Across the listing, how many lines contain "vulnerable"? The reply is the number alone.

((

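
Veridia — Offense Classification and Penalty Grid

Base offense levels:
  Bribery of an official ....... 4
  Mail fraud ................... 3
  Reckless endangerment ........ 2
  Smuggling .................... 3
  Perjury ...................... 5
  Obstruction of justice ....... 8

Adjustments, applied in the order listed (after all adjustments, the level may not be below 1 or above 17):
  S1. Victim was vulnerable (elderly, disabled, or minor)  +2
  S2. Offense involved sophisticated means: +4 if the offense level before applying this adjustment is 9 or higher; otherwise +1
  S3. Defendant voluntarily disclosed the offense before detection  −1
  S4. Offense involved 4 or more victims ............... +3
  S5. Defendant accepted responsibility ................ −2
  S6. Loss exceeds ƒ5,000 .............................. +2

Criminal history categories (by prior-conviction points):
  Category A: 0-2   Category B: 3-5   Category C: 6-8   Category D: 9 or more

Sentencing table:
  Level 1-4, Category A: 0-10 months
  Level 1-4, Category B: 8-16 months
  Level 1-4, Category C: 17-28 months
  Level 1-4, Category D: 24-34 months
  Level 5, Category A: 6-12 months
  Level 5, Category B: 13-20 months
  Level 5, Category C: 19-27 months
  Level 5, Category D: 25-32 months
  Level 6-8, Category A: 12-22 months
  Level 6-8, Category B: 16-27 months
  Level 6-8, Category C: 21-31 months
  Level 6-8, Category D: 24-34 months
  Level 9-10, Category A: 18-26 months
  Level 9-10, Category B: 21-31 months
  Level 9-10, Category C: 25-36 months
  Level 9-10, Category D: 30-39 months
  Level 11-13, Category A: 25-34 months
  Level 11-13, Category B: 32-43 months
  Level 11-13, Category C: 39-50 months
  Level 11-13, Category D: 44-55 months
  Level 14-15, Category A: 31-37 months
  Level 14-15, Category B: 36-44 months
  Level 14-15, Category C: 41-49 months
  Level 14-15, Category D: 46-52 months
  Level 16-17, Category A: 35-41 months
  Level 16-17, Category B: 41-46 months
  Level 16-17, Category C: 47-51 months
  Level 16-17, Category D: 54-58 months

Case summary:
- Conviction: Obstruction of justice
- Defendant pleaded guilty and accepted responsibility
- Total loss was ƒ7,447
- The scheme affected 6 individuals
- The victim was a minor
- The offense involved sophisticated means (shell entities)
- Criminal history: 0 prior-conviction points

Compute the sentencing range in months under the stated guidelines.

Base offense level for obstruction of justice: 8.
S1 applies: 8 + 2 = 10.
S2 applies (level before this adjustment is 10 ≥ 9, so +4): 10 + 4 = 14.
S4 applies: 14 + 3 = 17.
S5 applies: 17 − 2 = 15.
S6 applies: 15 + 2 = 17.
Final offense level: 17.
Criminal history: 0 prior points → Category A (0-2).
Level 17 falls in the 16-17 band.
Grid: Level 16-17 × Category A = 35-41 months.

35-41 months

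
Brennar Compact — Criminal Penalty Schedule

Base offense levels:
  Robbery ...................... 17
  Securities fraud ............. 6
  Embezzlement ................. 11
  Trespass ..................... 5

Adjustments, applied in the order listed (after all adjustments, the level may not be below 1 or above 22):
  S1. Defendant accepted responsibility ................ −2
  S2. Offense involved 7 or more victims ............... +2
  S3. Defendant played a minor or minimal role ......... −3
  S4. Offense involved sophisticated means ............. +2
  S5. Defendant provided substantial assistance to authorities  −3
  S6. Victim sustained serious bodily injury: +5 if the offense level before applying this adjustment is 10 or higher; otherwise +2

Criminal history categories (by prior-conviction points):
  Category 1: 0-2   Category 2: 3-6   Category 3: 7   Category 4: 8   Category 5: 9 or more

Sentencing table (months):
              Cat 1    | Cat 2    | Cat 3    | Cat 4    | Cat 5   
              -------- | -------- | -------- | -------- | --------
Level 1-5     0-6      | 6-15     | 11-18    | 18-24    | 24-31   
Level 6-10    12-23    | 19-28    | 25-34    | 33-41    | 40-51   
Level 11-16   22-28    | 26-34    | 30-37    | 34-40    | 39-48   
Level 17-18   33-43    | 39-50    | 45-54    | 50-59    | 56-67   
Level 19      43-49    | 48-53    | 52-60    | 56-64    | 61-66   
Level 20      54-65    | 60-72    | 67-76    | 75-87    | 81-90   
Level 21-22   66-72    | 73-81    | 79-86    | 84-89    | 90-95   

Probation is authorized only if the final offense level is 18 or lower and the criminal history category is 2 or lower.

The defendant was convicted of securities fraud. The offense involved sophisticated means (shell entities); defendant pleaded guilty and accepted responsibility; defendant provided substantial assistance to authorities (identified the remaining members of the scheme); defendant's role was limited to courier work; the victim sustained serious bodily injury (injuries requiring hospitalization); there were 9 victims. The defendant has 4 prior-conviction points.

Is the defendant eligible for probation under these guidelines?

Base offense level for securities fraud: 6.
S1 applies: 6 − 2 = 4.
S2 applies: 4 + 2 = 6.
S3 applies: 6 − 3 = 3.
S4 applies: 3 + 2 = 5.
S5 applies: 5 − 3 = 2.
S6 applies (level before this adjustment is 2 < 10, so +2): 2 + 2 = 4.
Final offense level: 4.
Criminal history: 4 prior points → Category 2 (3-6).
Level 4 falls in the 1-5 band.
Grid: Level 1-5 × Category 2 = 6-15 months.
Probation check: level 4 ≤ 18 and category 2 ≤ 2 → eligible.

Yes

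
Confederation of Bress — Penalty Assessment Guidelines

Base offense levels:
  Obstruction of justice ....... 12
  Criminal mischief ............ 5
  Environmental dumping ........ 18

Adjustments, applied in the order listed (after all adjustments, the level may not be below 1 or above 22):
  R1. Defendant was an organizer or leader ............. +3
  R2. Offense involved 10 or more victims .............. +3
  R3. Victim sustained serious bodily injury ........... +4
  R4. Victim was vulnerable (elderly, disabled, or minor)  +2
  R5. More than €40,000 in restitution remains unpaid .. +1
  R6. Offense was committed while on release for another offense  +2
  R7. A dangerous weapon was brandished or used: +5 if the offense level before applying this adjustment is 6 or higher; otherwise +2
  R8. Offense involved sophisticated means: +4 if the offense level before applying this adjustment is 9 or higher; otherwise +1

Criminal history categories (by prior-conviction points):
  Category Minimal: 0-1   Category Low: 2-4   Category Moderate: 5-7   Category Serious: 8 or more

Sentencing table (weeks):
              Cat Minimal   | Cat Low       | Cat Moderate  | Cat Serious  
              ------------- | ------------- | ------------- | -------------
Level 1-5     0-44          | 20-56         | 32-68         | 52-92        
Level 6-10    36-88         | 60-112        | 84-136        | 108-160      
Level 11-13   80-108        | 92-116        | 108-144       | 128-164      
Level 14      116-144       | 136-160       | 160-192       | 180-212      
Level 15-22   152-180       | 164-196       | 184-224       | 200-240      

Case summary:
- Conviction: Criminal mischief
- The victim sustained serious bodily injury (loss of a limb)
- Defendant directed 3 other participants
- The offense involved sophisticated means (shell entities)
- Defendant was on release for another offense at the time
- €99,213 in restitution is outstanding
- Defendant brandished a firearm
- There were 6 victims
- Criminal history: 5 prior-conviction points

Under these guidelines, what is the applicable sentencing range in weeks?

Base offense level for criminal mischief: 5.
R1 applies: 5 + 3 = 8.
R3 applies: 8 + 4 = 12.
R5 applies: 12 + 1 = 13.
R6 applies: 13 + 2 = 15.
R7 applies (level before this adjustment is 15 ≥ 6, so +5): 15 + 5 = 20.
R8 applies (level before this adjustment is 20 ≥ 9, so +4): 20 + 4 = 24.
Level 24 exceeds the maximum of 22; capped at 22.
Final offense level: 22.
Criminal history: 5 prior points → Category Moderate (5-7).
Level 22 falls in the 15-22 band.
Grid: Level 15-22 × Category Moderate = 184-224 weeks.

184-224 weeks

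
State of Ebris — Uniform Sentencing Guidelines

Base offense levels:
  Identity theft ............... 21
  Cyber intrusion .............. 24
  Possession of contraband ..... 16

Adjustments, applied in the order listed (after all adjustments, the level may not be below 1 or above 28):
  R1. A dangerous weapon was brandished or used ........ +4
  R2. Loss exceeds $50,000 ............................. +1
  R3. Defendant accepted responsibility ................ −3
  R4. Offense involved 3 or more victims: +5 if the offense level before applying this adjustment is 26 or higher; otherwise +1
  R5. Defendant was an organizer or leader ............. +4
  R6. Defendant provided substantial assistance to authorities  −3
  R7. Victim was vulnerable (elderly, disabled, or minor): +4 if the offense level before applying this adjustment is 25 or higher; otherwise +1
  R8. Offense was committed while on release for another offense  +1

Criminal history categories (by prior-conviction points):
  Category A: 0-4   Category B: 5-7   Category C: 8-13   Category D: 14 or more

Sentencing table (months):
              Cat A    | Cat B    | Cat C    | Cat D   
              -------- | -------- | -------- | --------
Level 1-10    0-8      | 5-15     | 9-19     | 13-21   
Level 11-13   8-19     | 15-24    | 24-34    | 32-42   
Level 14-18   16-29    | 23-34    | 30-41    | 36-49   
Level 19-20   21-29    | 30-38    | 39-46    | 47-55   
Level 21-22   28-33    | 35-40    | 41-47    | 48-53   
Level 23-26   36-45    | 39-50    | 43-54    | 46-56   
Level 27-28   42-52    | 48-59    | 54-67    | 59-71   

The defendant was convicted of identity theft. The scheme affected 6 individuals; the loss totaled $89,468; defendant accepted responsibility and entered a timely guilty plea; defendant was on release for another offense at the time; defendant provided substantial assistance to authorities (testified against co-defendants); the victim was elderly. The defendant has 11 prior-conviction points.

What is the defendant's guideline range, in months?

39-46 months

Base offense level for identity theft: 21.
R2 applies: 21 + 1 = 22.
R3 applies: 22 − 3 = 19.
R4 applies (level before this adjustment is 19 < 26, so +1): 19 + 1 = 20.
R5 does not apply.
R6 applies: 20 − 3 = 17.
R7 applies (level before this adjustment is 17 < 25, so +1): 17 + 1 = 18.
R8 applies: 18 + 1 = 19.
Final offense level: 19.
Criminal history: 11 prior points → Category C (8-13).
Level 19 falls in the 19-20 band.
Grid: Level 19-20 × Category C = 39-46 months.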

))

Answer for this exercise: 3